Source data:
· · · · ·

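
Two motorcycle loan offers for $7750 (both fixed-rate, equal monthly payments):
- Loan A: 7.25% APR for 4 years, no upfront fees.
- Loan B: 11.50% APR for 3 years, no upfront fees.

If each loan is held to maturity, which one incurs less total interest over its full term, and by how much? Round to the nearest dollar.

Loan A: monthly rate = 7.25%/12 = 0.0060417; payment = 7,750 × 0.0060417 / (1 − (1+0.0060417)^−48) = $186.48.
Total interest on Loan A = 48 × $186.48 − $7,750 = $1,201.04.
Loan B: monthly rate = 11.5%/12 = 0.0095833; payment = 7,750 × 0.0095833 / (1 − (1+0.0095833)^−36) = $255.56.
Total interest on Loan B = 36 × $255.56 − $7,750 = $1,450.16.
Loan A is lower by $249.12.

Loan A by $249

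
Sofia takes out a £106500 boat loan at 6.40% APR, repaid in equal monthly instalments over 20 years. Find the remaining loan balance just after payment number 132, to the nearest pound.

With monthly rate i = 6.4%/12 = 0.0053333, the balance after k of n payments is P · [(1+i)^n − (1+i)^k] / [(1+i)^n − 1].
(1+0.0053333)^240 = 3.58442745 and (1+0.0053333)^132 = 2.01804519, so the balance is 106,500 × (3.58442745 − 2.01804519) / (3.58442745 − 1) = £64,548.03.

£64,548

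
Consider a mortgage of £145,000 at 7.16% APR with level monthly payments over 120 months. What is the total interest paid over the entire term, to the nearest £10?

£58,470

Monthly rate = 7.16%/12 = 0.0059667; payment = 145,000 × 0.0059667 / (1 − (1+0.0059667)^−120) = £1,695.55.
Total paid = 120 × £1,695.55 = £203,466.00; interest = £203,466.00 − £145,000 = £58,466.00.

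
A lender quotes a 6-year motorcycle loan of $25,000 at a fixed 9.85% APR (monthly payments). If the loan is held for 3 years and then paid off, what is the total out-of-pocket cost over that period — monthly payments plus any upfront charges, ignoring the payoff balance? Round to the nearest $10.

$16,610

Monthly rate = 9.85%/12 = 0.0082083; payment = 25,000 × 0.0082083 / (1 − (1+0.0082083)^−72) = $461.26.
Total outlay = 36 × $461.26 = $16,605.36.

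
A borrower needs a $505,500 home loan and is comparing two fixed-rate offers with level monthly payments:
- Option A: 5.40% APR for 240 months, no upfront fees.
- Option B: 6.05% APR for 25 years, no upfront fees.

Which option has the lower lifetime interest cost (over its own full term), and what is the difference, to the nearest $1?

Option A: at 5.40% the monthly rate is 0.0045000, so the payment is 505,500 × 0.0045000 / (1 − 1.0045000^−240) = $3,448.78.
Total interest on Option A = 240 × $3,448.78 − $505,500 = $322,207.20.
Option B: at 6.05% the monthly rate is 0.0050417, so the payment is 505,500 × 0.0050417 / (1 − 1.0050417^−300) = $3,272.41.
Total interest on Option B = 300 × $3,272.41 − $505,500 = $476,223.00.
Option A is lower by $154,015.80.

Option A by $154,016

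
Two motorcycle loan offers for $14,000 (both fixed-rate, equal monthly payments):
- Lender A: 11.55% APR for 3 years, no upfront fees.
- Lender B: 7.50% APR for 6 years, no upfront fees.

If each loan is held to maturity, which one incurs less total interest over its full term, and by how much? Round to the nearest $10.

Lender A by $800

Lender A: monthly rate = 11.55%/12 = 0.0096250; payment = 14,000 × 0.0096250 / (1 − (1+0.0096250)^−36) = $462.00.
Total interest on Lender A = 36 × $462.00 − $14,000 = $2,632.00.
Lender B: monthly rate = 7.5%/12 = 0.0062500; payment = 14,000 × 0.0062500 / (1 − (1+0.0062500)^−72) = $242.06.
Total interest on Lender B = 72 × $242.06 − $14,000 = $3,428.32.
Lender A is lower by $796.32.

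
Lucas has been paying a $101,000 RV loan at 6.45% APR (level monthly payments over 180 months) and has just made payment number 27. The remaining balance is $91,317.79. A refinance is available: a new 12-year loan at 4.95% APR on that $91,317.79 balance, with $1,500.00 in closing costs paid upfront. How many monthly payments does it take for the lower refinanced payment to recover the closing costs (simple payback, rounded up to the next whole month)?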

· · · · ·

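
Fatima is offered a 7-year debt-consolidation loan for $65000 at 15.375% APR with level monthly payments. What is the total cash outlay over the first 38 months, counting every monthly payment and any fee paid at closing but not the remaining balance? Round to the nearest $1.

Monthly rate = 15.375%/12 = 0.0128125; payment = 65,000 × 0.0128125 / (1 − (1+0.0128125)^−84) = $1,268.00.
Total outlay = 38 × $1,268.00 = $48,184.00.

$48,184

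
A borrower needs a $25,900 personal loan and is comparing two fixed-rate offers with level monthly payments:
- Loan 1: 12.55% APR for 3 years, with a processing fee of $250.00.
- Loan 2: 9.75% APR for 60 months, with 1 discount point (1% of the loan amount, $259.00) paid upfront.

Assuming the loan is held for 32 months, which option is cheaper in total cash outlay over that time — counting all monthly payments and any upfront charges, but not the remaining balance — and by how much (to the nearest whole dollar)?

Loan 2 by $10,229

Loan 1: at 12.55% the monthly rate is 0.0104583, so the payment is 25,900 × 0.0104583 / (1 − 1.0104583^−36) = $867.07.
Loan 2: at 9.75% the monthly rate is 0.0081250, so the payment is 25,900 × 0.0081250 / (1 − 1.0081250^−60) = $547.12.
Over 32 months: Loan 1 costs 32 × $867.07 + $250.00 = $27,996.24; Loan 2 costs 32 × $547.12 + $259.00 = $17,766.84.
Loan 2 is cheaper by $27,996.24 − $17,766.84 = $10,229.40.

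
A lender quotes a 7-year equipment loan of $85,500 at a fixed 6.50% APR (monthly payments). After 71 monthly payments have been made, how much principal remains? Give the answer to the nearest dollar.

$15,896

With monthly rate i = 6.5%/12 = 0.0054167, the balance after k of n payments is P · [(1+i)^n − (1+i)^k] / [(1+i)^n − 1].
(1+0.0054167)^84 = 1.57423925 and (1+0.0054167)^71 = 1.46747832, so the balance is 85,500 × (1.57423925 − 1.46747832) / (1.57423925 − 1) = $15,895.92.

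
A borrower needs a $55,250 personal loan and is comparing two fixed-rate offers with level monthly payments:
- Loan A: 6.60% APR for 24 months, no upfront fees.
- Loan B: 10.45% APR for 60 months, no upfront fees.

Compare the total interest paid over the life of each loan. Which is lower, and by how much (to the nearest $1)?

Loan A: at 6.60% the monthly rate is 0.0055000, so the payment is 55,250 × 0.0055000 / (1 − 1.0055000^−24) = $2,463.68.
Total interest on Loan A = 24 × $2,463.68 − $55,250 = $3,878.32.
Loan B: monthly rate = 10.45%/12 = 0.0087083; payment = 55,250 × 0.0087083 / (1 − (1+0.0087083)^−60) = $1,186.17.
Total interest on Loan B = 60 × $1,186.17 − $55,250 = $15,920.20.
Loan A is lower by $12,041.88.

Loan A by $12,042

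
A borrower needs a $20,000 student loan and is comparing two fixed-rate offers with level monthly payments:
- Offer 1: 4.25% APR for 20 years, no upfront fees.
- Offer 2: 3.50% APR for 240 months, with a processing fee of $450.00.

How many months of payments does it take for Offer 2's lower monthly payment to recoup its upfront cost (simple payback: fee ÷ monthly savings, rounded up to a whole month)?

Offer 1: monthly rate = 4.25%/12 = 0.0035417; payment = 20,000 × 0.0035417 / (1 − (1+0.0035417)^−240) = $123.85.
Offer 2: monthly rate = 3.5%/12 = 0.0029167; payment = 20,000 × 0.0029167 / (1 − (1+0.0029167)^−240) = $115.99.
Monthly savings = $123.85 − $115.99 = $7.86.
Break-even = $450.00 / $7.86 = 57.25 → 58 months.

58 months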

· · · · ·

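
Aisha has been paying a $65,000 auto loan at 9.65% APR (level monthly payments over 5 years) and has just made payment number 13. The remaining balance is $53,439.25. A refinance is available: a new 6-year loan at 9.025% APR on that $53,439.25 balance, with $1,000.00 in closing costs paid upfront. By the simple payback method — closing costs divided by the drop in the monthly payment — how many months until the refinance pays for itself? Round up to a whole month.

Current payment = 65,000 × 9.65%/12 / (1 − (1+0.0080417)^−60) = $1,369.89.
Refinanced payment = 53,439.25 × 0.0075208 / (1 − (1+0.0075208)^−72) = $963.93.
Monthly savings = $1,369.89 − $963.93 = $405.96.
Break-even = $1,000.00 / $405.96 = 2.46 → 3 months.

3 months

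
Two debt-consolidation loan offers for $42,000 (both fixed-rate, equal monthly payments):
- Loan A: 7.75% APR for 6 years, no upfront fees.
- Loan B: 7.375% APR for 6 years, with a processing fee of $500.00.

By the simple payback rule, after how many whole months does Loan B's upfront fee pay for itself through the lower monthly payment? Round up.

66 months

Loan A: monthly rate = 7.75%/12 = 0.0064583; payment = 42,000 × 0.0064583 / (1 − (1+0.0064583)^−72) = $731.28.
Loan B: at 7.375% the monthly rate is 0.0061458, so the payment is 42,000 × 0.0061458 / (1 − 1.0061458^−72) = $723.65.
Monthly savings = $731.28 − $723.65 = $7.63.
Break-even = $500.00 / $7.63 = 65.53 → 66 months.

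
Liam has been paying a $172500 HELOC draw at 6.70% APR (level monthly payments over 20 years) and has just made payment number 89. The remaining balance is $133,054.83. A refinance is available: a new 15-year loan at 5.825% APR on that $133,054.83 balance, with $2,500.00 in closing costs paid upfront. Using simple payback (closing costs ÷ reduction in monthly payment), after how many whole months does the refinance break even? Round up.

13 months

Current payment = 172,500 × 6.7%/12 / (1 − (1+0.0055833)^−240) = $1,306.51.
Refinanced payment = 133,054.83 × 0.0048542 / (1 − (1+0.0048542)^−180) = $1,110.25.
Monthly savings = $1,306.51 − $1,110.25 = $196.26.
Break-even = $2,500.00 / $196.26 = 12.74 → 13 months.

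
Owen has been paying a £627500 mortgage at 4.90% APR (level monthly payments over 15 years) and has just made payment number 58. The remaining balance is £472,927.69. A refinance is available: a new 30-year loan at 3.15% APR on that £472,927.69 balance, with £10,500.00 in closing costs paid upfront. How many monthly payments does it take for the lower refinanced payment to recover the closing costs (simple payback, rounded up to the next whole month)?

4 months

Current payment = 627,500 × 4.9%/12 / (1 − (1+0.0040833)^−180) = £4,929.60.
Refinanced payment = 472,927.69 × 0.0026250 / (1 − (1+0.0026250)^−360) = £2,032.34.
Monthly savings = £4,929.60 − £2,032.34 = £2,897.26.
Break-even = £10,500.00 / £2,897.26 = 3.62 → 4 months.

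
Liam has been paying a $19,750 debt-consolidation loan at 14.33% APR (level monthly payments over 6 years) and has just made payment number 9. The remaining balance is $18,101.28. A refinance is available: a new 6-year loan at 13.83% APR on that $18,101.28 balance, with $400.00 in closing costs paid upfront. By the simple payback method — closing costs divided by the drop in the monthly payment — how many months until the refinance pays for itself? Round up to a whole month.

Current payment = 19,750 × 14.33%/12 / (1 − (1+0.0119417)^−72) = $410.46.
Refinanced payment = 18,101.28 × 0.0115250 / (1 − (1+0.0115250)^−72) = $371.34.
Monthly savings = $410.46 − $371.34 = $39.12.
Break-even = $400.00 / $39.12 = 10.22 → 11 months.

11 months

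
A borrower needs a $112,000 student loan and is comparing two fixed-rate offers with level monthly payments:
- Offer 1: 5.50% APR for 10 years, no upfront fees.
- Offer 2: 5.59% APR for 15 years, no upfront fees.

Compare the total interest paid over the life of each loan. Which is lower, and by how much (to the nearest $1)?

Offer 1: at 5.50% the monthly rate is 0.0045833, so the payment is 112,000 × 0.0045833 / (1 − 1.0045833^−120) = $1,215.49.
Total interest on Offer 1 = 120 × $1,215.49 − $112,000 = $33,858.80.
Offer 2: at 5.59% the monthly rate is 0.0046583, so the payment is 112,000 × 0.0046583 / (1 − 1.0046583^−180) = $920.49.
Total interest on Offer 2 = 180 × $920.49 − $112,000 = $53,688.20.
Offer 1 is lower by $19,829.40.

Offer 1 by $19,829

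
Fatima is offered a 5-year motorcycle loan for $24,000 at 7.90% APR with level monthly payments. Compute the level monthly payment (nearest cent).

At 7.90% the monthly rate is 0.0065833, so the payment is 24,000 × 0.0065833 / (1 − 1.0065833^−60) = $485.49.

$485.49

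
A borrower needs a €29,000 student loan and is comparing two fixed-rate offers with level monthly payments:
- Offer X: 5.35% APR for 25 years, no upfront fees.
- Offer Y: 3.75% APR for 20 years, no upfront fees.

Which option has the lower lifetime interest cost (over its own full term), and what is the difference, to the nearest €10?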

· · · · ·

* **What you need to do**: Please make an exact copy of the lines above from the line with "- Offer 1: 4.25%" through the line with "- Offer 2: 3.50%", both ends included.

* **Exercise solution**:
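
- Offer 1: 4.25% APR for 20 years, no upfront fees.
- Offer 2: 3.50% APR for 240 months, with a processing fee of $450.00.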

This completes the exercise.